■ Task directions
Scan the entries for the word "vehicles" and return every line that has it.

■ Records for this exercise
------------------------------------------------------------
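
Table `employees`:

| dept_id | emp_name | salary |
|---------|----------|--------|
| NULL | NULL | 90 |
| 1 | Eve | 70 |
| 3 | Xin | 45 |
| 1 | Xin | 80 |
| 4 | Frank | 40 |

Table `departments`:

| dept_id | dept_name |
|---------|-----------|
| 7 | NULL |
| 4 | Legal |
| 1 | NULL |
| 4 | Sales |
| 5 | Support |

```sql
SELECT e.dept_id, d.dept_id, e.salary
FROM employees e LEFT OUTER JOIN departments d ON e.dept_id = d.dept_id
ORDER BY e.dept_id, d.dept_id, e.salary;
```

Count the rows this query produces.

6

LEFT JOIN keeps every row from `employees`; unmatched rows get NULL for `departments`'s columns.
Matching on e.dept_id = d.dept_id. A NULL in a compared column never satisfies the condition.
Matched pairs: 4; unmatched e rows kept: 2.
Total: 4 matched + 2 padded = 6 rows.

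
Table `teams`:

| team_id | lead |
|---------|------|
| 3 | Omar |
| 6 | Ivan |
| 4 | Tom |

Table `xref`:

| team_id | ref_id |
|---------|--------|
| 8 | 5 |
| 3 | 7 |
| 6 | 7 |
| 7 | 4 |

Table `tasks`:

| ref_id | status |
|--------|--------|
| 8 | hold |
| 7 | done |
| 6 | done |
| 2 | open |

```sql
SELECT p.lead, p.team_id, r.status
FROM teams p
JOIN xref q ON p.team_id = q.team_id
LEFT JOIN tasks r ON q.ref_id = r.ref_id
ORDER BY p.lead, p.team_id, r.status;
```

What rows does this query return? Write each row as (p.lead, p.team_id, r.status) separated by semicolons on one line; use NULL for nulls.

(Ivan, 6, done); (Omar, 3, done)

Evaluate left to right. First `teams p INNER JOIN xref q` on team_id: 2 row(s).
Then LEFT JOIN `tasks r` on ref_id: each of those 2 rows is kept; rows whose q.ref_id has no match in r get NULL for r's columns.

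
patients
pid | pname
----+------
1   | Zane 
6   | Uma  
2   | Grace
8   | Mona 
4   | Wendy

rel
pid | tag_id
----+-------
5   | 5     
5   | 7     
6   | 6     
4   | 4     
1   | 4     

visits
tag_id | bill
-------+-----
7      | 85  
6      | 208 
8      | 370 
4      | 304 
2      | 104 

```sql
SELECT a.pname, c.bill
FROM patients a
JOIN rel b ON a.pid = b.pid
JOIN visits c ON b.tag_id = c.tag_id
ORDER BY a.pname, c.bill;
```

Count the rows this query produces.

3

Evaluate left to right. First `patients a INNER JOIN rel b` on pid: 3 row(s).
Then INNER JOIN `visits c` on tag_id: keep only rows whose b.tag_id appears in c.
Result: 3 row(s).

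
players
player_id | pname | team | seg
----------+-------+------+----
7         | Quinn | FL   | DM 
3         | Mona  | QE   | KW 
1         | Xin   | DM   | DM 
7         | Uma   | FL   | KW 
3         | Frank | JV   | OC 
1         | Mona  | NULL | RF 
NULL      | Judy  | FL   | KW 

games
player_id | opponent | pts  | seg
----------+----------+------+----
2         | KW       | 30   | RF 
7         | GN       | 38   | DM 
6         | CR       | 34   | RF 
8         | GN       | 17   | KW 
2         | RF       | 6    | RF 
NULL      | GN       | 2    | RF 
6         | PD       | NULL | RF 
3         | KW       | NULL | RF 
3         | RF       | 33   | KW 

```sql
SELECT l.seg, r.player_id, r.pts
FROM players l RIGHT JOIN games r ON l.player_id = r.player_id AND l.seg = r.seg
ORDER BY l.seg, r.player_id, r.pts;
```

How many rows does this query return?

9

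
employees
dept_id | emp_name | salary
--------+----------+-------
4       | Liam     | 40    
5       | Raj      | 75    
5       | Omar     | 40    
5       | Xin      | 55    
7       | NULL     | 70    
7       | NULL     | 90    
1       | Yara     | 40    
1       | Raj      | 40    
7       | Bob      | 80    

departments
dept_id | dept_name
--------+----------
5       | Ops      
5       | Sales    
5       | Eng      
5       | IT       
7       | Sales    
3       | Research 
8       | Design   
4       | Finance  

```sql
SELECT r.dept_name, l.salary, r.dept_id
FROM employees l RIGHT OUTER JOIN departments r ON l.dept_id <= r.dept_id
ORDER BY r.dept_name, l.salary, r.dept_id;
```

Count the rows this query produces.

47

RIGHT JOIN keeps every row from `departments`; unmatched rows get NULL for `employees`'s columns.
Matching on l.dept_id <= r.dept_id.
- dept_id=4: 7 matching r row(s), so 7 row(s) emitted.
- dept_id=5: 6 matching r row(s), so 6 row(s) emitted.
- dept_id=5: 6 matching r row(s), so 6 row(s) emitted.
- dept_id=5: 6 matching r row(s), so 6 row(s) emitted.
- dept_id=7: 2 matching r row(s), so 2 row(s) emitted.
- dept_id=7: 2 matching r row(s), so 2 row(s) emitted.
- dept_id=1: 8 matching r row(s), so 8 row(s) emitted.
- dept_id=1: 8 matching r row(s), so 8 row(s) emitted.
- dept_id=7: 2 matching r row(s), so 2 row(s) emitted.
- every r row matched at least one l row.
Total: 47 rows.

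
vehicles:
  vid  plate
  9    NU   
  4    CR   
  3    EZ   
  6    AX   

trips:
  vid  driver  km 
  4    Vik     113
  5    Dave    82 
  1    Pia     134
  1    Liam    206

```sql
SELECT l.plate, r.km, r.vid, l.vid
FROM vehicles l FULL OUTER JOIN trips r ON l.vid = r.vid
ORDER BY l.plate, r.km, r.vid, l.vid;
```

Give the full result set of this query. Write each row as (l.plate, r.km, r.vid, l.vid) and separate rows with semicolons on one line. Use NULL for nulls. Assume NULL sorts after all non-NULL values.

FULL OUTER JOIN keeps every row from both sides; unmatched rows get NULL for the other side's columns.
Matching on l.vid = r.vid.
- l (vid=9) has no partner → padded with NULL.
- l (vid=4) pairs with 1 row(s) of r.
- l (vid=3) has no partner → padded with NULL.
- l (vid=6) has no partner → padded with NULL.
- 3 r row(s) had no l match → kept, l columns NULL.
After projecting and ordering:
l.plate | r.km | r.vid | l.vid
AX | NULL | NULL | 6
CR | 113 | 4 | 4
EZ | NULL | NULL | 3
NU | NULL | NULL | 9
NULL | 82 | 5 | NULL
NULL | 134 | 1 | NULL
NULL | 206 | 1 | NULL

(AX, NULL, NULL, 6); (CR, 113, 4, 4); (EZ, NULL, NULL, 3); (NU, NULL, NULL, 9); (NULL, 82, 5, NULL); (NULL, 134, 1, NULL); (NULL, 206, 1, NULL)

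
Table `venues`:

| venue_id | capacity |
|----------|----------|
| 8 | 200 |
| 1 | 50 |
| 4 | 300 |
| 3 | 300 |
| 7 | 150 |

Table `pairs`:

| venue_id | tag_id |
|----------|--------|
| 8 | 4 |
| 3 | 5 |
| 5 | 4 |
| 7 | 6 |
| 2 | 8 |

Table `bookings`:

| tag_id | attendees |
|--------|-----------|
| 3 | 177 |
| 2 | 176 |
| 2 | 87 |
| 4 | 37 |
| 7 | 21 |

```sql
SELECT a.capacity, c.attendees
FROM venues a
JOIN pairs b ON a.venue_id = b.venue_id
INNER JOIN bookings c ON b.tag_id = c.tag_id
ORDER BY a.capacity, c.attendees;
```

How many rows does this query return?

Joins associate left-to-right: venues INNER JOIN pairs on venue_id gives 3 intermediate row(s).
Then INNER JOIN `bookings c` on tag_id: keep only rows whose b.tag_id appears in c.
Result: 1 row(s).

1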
------------------------------------------------------------
■ Your response
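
vehicles:
FROM vehicles l FULL OUTER JOIN trips r ON l.vid = r.vid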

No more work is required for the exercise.